ASSIGNED TASK:
Take the records below and copy them exactly.

━━━━━ STUDY MATERIAL

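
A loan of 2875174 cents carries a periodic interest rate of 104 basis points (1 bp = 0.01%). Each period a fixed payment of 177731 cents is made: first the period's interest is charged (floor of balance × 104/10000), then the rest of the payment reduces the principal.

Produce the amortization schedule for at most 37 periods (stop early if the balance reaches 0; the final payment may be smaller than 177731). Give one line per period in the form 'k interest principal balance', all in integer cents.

1 29901 147830 2727344
2 28364 149367 2577977
3 26810 150921 2427056
4 25241 152490 2274566
5 23655 154076 2120490
6 22053 155678 1964812
7 20434 157297 1807515
8 18798 158933 1648582
9 17145 160586 1487996
10 15475 162256 1325740
11 13787 163944 1161796
12 12082 165649 996147
13 10359 167372 828775
14 8619 169112 659663
15 6860 170871 488792
16 5083 172648 316144
17 3287 174444 141700
18 1473 141700 0

1. interest=⌊2875174·104/10000⌋=29901; principal=177731-29901=147830; balance=2875174-147830=2727344
2. interest=⌊2727344·104/10000⌋=28364; principal=177731-28364=149367; balance=2727344-149367=2577977
3. interest=⌊2577977·104/10000⌋=26810; principal=177731-26810=150921; balance=2577977-150921=2427056
4. interest=⌊2427056·104/10000⌋=25241; principal=177731-25241=152490; balance=2427056-152490=2274566
5. interest=⌊2274566·104/10000⌋=23655; principal=177731-23655=154076; balance=2274566-154076=2120490
6. interest=⌊2120490·104/10000⌋=22053; principal=177731-22053=155678; balance=2120490-155678=1964812
7. interest=⌊1964812·104/10000⌋=20434; principal=177731-20434=157297; balance=1964812-157297=1807515
8. interest=⌊1807515·104/10000⌋=18798; principal=177731-18798=158933; balance=1807515-158933=1648582
9. interest=⌊1648582·104/10000⌋=17145; principal=177731-17145=160586; balance=1648582-160586=1487996
10. interest=⌊1487996·104/10000⌋=15475; principal=177731-15475=162256; balance=1487996-162256=1325740
11. interest=⌊1325740·104/10000⌋=13787; principal=177731-13787=163944; balance=1325740-163944=1161796
12. interest=⌊1161796·104/10000⌋=12082; principal=177731-12082=165649; balance=1161796-165649=996147
13. interest=⌊996147·104/10000⌋=10359; principal=177731-10359=167372; balance=996147-167372=828775
14. interest=⌊828775·104/10000⌋=8619; principal=177731-8619=169112; balance=828775-169112=659663
15. interest=⌊659663·104/10000⌋=6860; principal=177731-6860=170871; balance=659663-170871=488792
16. interest=⌊488792·104/10000⌋=5083; principal=177731-5083=172648; balance=488792-172648=316144
17. interest=⌊316144·104/10000⌋=3287; principal=177731-3287=174444; balance=316144-174444=141700
18. interest=⌊141700·104/10000⌋=1473; principal=min(177731-1473,141700)=141700; balance=141700-141700=0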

━━━━━━━━━━

ANSWER AREA:
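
A loan of 2875174 cents carries a periodic interest rate of 104 basis points (1 bp = 0.01%). Each period a fixed payment of 177731 cents is made: first the period's interest is charged (floor of balance × 104/10000), then the rest of the payment reduces the principal.

Produce the amortization schedule for at most 37 periods (stop early if the balance reaches 0; the final payment may be smaller than 177731). Give one line per period in the form 'k interest principal balance', all in integer cents.

1 29901 147830 2727344
2 28364 149367 2577977
3 26810 150921 2427056
4 25241 152490 2274566
5 23655 154076 2120490
6 22053 155678 1964812
7 20434 157297 1807515
8 18798 158933 1648582
9 17145 160586 1487996
10 15475 162256 1325740
11 13787 163944 1161796
12 12082 165649 996147
13 10359 167372 828775
14 8619 169112 659663
15 6860 170871 488792
16 5083 172648 316144
17 3287 174444 141700
18 1473 141700 0

1. interest=⌊2875174·104/10000⌋=29901; principal=177731-29901=147830; balance=2875174-147830=2727344
2. interest=⌊2727344·104/10000⌋=28364; principal=177731-28364=149367; balance=2727344-149367=2577977
3. interest=⌊2577977·104/10000⌋=26810; principal=177731-26810=150921; balance=2577977-150921=2427056
4. interest=⌊2427056·104/10000⌋=25241; principal=177731-25241=152490; balance=2427056-152490=2274566
5. interest=⌊2274566·104/10000⌋=23655; principal=177731-23655=154076; balance=2274566-154076=2120490
6. interest=⌊2120490·104/10000⌋=22053; principal=177731-22053=155678; balance=2120490-155678=1964812
7. interest=⌊1964812·104/10000⌋=20434; principal=177731-20434=157297; balance=1964812-157297=1807515
8. interest=⌊1807515·104/10000⌋=18798; principal=177731-18798=158933; balance=1807515-158933=1648582
9. interest=⌊1648582·104/10000⌋=17145; principal=177731-17145=160586; balance=1648582-160586=1487996
10. interest=⌊1487996·104/10000⌋=15475; principal=177731-15475=162256; balance=1487996-162256=1325740
11. interest=⌊1325740·104/10000⌋=13787; principal=177731-13787=163944; balance=1325740-163944=1161796
12. interest=⌊1161796·104/10000⌋=12082; principal=177731-12082=165649; balance=1161796-165649=996147
13. interest=⌊996147·104/10000⌋=10359; principal=177731-10359=167372; balance=996147-167372=828775
14. interest=⌊828775·104/10000⌋=8619; principal=177731-8619=169112; balance=828775-169112=659663
15. interest=⌊659663·104/10000⌋=6860; principal=177731-6860=170871; balance=659663-170871=488792
16. interest=⌊488792·104/10000⌋=5083; principal=177731-5083=172648; balance=488792-172648=316144
17. interest=⌊316144·104/10000⌋=3287; principal=177731-3287=174444; balance=316144-174444=141700
18. interest=⌊141700·104/10000⌋=1473; principal=min(177731-1473,141700)=141700; balance=141700-141700=0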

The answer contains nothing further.